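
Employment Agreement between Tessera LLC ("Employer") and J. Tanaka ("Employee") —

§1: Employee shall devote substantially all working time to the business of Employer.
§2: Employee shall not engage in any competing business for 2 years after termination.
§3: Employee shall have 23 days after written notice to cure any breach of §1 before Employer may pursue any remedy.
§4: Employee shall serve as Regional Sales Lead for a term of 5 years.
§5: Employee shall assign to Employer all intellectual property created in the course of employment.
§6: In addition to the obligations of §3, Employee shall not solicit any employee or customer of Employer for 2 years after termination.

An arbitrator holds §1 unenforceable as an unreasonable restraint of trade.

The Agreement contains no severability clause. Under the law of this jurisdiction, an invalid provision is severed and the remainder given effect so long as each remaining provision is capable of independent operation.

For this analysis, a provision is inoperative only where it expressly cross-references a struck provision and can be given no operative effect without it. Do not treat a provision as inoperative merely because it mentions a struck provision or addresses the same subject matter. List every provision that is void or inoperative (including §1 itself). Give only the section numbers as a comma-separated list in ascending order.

§1 is struck. §3 merely fixes the cure period for breach of §1; with §1 gone it has nothing to operate on and falls away. §6 mentions §3 but its own obligation stands independently of §3, so §6 is not affected. Under the stated default rule, only provisions that cannot operate independently fall away; the rest are enforced. The provisions still in force are §2, §4, §5, and §6.

1, 3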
++++
**Task statement:** Find "years" in the data above. Report each line where it appears.

**Response to this exercise:**
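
§2: Employee shall not engage in any competing business for 2 years after termination.
§4: Employee shall serve as Regional Sales Lead for a term of 5 years.
§6: In addition to the obligations of §3, Employee shall not solicit any employee or customer of Employer for 2 years after termination.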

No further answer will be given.